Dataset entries
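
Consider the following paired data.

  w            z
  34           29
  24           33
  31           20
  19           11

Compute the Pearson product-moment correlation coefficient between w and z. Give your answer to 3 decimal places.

0.481

n = 4, Σw = 108, Σz = 93, Σw² = 3054, Σz² = 2451, Σwz = 2607
nΣwz − ΣwΣz = 10428 − 10044 = 384
nΣw² − (Σw)² = 12216 − 11664 = 552; nΣz² − (Σz)² = 9804 − 8649 = 1155
r = 384 / √(552 × 1155) = 384 / 798.4735 ≈ 0.481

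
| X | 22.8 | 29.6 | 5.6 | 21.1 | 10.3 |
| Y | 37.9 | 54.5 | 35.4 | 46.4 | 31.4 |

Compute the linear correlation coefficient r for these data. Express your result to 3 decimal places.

0.834

n = 5, ΣX = 89.4, ΣY = 205.6, ΣX² = 1978.66, ΣY² = 8798.74, ΣXY = 3978.02
nΣXY − ΣXΣY = 19890.1 − 18380.64 = 1509.46
nΣX² − (ΣX)² = 9893.3 − 7992.36 = 1900.94; nΣY² − (ΣY)² = 43993.7 − 42271.36 = 1722.34
r = 1509.46 / √(1900.94 × 1722.34) = 1509.46 / 1809.4378 ≈ 0.834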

• **Instructions to follow**
Please return exactly the lines from the one containing "46.4 | 31.4 |" through the end of the entries above, adding no other line.

• **Answer for this exercise**
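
| Y | 37.9 | 54.5 | 35.4 | 46.4 | 31.4 |

Compute the linear correlation coefficient r for these data. Express your result to 3 decimal places.

0.834

n = 5, ΣX = 89.4, ΣY = 205.6, ΣX² = 1978.66, ΣY² = 8798.74, ΣXY = 3978.02
nΣXY − ΣXΣY = 19890.1 − 18380.64 = 1509.46
nΣX² − (ΣX)² = 9893.3 − 7992.36 = 1900.94; nΣY² − (ΣY)² = 43993.7 − 42271.36 = 1722.34
r = 1509.46 / √(1900.94 × 1722.34) = 1509.46 / 1809.4378 ≈ 0.834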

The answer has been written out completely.